▸ **Task**
Copy each line below holding "adjacent".

Extracted data entries
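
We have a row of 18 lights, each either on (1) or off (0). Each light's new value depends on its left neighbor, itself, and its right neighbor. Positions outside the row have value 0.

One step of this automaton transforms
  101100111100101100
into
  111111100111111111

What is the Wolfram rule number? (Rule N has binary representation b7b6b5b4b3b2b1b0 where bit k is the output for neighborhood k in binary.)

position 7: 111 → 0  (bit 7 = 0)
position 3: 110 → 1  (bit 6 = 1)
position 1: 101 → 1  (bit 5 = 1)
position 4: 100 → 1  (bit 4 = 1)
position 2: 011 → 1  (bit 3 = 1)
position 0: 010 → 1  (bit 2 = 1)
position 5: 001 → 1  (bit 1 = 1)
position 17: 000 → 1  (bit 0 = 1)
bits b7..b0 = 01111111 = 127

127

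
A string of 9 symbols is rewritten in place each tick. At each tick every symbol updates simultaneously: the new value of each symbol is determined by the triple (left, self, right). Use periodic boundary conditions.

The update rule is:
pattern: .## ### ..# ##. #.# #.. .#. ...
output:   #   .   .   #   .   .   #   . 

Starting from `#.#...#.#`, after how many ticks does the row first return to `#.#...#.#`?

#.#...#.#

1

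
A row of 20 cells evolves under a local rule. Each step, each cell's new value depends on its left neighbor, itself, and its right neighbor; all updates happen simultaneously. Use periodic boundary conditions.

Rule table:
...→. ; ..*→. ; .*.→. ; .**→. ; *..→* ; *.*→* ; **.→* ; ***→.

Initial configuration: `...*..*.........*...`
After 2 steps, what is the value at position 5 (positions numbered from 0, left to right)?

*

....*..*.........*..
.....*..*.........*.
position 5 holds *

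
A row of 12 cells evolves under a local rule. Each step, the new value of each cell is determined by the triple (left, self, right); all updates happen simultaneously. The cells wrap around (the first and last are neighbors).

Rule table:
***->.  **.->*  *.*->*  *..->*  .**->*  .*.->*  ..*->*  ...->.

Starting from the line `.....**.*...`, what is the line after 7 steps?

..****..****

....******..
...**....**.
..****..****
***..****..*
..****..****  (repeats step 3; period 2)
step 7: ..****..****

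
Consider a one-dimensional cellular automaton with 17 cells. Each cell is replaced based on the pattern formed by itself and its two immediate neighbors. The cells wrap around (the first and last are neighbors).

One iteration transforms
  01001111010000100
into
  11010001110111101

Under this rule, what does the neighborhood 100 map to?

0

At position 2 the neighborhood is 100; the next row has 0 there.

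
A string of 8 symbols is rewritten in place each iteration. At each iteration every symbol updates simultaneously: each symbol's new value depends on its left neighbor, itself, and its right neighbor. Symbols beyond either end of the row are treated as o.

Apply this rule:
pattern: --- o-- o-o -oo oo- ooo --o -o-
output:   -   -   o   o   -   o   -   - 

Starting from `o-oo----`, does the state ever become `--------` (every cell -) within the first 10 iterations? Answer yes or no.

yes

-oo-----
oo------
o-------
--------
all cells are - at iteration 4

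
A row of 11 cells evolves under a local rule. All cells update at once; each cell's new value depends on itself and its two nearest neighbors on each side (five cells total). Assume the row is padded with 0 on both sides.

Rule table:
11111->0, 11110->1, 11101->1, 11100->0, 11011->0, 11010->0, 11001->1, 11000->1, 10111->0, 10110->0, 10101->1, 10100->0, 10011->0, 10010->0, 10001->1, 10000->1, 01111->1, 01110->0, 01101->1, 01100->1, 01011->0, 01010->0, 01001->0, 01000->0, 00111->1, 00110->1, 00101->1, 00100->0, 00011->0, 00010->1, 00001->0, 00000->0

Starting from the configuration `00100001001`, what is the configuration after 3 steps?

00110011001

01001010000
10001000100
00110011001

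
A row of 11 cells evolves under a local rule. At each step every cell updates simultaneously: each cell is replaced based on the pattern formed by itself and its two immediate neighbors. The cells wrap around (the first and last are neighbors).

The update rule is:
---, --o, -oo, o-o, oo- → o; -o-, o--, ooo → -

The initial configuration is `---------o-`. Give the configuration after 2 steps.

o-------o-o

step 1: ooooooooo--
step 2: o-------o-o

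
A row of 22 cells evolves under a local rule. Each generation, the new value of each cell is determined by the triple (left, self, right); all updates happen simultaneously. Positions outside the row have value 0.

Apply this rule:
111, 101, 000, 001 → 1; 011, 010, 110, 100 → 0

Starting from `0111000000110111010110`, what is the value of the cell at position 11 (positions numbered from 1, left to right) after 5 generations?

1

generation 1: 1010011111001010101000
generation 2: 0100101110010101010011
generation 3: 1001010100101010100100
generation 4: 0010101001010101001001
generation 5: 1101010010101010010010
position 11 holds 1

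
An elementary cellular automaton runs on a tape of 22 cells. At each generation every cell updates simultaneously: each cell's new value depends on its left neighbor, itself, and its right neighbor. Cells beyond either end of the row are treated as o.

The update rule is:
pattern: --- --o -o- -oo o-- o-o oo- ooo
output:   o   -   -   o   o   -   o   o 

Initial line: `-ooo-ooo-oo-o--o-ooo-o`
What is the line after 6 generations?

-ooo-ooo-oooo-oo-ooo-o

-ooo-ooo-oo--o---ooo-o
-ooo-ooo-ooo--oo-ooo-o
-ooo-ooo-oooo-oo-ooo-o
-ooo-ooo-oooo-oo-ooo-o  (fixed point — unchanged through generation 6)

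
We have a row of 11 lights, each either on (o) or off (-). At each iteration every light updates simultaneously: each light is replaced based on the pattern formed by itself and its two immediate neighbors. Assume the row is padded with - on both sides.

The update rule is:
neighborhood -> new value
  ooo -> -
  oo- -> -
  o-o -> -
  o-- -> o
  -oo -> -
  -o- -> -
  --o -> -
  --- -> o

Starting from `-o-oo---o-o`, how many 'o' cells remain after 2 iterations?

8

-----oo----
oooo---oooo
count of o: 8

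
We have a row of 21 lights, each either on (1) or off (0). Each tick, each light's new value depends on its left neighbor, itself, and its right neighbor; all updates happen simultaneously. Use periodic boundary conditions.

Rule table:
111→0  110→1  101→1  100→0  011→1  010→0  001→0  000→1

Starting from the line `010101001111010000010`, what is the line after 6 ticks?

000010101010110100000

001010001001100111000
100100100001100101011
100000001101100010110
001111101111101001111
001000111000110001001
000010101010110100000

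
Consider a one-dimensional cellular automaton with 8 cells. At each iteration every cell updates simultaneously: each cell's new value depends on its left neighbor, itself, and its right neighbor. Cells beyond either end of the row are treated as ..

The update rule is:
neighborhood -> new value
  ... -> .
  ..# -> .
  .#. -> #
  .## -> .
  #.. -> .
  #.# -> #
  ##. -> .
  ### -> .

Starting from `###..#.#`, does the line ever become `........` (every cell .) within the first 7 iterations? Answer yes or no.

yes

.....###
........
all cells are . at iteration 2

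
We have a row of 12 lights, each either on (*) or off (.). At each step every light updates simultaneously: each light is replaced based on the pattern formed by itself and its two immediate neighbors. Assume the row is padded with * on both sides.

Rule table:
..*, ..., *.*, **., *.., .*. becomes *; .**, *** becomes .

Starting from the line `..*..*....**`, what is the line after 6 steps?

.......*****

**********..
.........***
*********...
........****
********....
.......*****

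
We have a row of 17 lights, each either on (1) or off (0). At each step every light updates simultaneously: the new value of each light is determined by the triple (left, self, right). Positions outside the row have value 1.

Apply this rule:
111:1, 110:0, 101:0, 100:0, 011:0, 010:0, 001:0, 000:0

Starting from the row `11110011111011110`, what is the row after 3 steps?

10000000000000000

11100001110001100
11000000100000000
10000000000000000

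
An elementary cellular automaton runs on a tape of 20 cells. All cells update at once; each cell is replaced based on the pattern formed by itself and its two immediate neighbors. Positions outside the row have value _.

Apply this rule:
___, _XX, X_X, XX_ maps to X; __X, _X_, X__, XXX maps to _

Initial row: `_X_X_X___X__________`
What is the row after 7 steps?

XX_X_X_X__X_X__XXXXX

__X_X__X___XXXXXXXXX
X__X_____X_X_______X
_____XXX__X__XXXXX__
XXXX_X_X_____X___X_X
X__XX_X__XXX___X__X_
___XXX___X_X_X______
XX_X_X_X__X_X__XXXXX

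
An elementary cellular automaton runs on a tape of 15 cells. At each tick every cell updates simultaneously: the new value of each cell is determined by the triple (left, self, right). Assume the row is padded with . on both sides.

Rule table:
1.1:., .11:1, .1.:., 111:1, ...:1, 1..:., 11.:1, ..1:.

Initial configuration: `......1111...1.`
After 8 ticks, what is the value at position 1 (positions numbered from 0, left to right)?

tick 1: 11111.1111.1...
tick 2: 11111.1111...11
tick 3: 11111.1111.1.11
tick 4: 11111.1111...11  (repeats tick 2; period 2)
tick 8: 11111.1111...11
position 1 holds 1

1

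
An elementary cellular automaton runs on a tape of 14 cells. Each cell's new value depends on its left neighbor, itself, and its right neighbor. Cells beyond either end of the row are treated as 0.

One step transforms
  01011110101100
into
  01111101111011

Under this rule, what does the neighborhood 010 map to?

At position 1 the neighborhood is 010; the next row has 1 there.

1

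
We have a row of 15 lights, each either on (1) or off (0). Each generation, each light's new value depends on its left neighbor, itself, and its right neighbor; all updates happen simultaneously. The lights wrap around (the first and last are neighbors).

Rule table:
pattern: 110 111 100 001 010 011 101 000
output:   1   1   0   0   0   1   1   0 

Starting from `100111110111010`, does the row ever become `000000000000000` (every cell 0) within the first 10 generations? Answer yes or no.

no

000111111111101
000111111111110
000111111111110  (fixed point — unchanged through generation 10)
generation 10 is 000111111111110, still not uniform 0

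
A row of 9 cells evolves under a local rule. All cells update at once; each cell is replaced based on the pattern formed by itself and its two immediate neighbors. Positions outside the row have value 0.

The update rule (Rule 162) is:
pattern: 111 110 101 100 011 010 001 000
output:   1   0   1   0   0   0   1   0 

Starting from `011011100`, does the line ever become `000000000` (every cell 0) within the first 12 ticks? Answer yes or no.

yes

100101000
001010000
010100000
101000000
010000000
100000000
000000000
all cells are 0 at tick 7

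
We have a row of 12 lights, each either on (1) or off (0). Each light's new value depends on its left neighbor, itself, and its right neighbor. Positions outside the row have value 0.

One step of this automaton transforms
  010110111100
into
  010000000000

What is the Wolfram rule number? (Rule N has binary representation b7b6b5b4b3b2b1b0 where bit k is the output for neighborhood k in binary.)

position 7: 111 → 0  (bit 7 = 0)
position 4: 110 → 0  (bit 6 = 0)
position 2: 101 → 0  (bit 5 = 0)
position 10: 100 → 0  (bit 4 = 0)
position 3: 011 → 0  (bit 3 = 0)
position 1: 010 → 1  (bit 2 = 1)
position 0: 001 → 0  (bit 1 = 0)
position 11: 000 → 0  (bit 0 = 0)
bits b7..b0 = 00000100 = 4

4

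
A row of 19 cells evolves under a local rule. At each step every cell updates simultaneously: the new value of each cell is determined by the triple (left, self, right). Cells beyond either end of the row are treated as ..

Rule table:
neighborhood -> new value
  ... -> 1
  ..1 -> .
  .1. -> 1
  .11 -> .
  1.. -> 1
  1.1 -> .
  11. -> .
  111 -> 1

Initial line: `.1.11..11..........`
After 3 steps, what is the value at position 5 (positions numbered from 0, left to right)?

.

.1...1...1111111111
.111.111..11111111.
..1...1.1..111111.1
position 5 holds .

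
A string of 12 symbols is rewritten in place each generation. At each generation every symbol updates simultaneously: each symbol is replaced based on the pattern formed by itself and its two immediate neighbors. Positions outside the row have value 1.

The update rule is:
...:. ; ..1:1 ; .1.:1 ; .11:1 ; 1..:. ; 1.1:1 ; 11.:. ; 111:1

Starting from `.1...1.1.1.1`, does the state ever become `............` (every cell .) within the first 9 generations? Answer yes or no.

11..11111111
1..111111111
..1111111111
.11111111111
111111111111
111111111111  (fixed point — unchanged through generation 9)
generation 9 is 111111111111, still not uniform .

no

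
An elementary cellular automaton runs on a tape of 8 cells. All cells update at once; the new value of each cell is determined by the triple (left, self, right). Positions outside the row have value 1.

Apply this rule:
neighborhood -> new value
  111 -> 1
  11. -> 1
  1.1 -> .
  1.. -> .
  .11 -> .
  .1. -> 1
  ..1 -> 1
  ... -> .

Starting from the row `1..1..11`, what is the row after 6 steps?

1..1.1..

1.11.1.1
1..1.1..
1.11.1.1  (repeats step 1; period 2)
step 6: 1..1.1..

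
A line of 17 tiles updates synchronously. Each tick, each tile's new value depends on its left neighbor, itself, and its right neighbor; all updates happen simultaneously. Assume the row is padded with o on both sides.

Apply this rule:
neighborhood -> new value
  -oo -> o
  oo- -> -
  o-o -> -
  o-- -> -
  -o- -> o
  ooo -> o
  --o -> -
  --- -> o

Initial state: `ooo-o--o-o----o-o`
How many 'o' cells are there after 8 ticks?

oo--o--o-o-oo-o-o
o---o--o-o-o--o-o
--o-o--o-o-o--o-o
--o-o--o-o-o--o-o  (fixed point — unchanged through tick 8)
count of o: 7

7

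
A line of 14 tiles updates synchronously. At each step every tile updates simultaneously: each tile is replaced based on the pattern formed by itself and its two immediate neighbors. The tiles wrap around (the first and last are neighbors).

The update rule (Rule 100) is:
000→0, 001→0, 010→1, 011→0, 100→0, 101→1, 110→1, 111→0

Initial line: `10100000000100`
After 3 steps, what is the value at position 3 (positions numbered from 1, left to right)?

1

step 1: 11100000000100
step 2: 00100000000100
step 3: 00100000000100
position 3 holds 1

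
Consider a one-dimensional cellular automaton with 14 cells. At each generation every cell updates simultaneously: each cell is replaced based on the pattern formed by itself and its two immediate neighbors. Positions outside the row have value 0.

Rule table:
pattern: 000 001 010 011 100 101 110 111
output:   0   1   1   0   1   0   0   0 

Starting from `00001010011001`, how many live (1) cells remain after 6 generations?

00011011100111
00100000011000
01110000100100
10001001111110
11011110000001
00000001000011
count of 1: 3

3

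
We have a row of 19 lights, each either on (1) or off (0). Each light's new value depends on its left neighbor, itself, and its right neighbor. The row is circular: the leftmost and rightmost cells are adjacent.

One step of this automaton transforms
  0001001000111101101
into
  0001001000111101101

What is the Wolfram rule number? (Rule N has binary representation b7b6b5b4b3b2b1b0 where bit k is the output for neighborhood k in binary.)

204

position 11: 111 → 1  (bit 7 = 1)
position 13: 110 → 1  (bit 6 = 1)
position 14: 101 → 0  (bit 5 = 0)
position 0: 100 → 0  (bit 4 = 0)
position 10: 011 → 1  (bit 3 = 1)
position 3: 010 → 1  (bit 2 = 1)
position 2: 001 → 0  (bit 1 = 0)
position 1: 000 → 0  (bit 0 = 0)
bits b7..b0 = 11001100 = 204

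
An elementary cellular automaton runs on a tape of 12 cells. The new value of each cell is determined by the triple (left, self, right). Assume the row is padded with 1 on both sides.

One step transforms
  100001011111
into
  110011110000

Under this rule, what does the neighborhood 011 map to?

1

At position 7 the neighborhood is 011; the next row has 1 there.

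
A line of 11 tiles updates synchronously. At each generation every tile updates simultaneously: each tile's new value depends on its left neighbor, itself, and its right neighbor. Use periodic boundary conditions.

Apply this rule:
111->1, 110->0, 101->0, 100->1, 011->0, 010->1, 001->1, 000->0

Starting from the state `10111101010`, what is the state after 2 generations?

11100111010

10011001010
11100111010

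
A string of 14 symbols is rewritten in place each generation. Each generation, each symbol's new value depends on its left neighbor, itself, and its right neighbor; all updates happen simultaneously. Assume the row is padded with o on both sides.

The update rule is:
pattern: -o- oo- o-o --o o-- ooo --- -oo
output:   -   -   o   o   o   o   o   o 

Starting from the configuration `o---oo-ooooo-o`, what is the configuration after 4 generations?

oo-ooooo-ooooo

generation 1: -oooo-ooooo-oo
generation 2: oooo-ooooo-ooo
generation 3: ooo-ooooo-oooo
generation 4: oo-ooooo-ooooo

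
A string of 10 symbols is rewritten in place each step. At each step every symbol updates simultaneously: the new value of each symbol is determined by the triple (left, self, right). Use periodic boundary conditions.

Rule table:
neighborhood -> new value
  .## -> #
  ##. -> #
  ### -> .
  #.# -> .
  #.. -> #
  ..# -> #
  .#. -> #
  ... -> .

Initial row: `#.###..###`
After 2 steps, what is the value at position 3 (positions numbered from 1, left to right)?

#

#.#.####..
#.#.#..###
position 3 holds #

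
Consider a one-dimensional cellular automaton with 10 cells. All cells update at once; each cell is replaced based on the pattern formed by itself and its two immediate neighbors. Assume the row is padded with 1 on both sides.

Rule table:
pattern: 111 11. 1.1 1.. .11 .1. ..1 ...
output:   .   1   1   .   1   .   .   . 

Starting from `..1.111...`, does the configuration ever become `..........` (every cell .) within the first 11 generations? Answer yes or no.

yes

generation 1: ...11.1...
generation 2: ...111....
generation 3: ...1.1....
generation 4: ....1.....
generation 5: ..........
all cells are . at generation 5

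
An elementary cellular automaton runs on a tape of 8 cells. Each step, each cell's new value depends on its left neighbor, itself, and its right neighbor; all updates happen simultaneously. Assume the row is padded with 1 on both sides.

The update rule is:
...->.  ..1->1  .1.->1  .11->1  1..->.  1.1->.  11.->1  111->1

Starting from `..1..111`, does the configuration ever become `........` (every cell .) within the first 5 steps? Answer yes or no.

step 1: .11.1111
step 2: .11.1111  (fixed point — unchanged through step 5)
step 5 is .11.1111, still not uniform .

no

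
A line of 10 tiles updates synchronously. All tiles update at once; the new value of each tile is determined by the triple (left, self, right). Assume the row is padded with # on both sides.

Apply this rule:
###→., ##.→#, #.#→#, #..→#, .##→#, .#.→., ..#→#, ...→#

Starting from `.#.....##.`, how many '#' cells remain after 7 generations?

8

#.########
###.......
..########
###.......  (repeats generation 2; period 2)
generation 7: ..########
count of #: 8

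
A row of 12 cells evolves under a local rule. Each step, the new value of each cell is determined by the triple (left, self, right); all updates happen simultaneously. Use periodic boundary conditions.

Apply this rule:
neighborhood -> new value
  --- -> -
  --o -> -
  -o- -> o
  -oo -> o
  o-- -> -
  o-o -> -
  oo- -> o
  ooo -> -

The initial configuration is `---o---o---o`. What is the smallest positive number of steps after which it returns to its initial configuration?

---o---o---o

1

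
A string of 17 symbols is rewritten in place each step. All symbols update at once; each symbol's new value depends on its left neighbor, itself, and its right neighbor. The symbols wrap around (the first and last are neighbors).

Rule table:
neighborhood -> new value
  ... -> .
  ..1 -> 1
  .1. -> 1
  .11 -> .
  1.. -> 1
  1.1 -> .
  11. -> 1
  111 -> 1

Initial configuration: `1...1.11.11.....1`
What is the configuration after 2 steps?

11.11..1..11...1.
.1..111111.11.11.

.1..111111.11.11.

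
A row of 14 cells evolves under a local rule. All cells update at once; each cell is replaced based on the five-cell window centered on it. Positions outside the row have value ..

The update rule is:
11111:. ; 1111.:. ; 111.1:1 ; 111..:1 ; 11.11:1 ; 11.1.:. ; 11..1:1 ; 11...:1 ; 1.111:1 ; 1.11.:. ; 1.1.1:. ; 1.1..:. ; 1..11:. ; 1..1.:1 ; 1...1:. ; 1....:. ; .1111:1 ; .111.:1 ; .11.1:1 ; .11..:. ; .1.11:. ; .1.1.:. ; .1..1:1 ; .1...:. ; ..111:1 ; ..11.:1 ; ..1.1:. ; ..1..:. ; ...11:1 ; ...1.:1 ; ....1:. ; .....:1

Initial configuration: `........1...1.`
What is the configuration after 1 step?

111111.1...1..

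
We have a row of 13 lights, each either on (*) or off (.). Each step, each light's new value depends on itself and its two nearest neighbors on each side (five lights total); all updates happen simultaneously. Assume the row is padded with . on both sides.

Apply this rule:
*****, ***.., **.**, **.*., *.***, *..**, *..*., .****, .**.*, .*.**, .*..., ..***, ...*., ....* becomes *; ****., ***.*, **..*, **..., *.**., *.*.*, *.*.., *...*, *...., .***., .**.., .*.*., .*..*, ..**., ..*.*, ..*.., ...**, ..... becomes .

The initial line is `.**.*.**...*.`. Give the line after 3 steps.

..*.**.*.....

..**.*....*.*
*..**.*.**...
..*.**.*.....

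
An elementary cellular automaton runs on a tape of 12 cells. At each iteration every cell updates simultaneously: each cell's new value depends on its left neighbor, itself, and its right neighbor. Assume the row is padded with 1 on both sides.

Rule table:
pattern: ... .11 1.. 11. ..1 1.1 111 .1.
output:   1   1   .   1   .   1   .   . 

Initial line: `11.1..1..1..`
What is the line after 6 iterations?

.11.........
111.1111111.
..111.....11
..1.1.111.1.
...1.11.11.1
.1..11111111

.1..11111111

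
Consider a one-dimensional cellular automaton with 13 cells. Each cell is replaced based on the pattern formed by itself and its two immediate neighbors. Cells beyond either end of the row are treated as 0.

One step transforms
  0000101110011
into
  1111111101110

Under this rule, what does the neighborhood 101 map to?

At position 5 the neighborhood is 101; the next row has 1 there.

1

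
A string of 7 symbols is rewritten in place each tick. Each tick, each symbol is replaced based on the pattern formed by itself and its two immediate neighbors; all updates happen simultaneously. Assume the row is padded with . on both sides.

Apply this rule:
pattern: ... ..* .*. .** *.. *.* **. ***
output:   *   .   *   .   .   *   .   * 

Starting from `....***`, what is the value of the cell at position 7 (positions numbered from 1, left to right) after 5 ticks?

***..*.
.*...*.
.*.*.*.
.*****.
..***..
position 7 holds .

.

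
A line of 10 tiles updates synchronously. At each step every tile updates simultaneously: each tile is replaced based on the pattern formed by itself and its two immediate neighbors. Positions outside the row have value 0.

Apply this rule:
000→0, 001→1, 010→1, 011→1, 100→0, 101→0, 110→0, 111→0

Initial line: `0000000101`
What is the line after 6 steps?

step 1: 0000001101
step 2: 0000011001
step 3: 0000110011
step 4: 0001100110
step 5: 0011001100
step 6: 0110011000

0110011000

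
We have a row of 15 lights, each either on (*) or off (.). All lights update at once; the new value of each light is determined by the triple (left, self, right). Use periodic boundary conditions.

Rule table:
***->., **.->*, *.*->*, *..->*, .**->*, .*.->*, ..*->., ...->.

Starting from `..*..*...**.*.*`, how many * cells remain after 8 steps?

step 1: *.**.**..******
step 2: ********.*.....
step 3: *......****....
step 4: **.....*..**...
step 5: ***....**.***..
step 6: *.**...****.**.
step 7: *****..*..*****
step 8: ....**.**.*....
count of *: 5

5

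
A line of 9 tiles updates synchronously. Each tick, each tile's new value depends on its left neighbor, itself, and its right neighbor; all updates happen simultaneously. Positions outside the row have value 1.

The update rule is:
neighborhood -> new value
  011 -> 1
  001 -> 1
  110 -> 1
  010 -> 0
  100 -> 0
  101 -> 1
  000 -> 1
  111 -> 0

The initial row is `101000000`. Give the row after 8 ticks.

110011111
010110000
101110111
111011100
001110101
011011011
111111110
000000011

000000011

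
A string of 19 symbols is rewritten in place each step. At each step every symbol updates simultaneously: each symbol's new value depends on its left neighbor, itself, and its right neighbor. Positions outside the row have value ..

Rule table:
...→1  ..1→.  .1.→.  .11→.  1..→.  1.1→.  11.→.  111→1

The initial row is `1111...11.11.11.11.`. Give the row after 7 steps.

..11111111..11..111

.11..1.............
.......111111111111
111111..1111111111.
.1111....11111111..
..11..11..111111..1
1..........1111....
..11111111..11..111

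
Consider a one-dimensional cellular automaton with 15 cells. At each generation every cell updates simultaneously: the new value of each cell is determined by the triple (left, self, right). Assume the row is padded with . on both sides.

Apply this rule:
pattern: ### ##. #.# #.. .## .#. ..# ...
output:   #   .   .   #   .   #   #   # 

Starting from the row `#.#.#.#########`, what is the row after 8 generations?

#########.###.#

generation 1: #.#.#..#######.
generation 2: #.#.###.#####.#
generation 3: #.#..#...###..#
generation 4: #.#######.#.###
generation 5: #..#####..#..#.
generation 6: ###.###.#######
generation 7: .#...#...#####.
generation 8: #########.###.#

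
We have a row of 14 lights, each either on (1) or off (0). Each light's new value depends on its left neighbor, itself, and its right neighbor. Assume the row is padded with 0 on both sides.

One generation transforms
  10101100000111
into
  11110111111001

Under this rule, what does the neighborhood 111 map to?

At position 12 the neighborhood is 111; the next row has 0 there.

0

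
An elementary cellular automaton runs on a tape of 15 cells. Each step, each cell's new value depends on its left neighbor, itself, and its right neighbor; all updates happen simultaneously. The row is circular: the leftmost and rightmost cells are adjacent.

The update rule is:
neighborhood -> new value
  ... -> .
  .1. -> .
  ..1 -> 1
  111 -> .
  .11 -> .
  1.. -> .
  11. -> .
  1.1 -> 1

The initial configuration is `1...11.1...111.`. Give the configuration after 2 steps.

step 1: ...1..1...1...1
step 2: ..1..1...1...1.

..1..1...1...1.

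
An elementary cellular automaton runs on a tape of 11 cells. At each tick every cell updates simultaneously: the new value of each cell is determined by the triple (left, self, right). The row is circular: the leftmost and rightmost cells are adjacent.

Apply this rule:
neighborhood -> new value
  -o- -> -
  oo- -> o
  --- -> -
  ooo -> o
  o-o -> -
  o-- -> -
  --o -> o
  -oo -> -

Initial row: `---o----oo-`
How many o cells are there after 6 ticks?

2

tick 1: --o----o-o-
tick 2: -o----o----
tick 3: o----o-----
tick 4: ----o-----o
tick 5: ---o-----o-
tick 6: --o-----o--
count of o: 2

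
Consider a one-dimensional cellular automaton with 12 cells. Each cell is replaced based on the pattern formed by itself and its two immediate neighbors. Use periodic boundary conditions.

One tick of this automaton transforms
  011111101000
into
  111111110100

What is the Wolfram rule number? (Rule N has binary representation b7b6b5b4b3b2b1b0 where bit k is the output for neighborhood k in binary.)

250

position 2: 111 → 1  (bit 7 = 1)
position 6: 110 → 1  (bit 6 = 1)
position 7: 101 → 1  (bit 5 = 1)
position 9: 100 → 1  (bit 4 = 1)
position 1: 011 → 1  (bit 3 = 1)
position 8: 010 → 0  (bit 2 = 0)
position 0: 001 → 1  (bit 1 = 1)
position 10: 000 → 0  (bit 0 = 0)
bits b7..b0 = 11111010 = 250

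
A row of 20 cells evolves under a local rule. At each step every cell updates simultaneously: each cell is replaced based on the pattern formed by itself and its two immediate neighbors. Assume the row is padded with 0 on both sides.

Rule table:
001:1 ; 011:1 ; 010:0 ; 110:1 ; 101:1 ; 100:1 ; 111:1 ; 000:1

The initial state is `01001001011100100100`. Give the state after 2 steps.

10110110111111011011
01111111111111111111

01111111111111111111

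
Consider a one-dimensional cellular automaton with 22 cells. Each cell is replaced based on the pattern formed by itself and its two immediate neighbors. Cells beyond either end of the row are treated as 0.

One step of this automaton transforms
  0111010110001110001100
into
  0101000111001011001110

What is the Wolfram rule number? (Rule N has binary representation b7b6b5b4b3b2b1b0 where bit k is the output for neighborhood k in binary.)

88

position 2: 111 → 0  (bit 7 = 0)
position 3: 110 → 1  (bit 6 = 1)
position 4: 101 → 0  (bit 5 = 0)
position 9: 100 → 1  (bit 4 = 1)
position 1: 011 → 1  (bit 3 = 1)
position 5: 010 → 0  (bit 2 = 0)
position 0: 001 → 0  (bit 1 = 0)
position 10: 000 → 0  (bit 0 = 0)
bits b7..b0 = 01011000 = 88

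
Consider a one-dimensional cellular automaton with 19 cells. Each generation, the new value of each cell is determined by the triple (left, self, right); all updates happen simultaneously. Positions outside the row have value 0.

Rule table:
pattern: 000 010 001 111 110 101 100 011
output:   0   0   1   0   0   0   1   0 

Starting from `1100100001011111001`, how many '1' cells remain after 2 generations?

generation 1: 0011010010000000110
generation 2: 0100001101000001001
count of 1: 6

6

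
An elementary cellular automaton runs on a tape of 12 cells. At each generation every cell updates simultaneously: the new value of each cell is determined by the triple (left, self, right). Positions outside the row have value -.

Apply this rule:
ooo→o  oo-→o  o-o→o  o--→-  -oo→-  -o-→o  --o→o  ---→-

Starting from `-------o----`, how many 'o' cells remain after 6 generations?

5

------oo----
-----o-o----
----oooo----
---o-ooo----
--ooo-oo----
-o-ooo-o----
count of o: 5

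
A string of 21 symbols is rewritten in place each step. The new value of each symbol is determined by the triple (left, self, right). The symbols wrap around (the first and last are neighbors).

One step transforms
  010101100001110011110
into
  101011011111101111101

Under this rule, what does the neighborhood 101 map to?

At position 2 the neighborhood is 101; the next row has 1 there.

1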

▸ **Answer for this exercise**
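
We have a row of 19 lights, each either on (1) or off (0). Each light's new value depends on its left neighbor, itself, and its right neighbor. The row is circular: the leftmost and rightmost cells are adjacent.
An elementary cellular automaton runs on a tape of 15 cells. Each step, each cell's new value depends on its left neighbor, itself, and its right neighbor; all updates happen simultaneously. The row is circular: the leftmost and rightmost cells are adjacent.
An elementary cellular automaton runs on a tape of 11 cells. At each tick every cell updates simultaneously: the new value of each cell is determined by the triple (left, self, right). The row is circular: the leftmost and rightmost cells are adjacent.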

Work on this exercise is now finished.